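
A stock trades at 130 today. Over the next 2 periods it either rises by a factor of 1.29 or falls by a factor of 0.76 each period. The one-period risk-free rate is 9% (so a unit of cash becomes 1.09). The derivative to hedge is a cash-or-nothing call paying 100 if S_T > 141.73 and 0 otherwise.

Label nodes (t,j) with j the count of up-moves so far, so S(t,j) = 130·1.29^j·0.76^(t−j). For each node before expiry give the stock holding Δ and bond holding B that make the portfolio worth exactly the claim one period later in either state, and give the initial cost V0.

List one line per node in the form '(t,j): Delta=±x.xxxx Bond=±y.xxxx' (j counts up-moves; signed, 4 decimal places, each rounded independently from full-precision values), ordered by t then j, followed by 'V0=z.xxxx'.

(0,0): Delta=0.8291 Bond=-75.1489
(1,0): Delta=0.0000 Bond=0.0000
(1,1): Delta=1.1251 Bond=-131.5562
V0=32.6305

Risk-neutral probability p* = (R−d)/(u−d) = (1.09−0.76)/(1.29−0.76) = 0.6226.
At expiry t=2: V(2,0)=0.0000, V(2,1)=0.0000, V(2,2)=100.0000
Node (1,0) S=98.8000: V=(p*·0.0000+(1−p*)·0.0000)/1.09=0.0000; Δ=(0.0000−0.0000)/(127.4520−75.0880)=0.0000; B=V−Δ·S=0.0000
Node (1,1) S=167.7000: V=(p*·100.0000+(1−p*)·0.0000)/1.09=57.1231; Δ=(100.0000−0.0000)/(216.3330−127.4520)=1.1251; B=V−Δ·S=-131.5562
Node (0,0) S=130.0000: V=(p*·57.1231+(1−p*)·0.0000)/1.09=32.6305; Δ=(57.1231−0.0000)/(167.7000−98.8000)=0.8291; B=V−Δ·S=-75.1489
The time-0 hedge costs 32.6305, which is the no-arbitrage price.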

########################################

● **WORK REQUEST**
Return every line from the one holding "List one line" through the end of the data, exactly as it appears, with both ends kept and nothing else.

● **RESPONSE TO THE TASK**
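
List one line per node in the form '(t,j): Delta=±x.xxxx Bond=±y.xxxx' (j counts up-moves; signed, 4 decimal places, each rounded independently from full-precision values), ordered by t then j, followed by 'V0=z.xxxx'.

(0,0): Delta=0.8291 Bond=-75.1489
(1,0): Delta=0.0000 Bond=0.0000
(1,1): Delta=1.1251 Bond=-131.5562
V0=32.6305

Risk-neutral probability p* = (R−d)/(u−d) = (1.09−0.76)/(1.29−0.76) = 0.6226.
At expiry t=2: V(2,0)=0.0000, V(2,1)=0.0000, V(2,2)=100.0000
Node (1,0) S=98.8000: V=(p*·0.0000+(1−p*)·0.0000)/1.09=0.0000; Δ=(0.0000−0.0000)/(127.4520−75.0880)=0.0000; B=V−Δ·S=0.0000
Node (1,1) S=167.7000: V=(p*·100.0000+(1−p*)·0.0000)/1.09=57.1231; Δ=(100.0000−0.0000)/(216.3330−127.4520)=1.1251; B=V−Δ·S=-131.5562
Node (0,0) S=130.0000: V=(p*·57.1231+(1−p*)·0.0000)/1.09=32.6305; Δ=(57.1231−0.0000)/(167.7000−98.8000)=0.8291; B=V−Δ·S=-75.1489
The time-0 hedge costs 32.6305, which is the no-arbitrage price.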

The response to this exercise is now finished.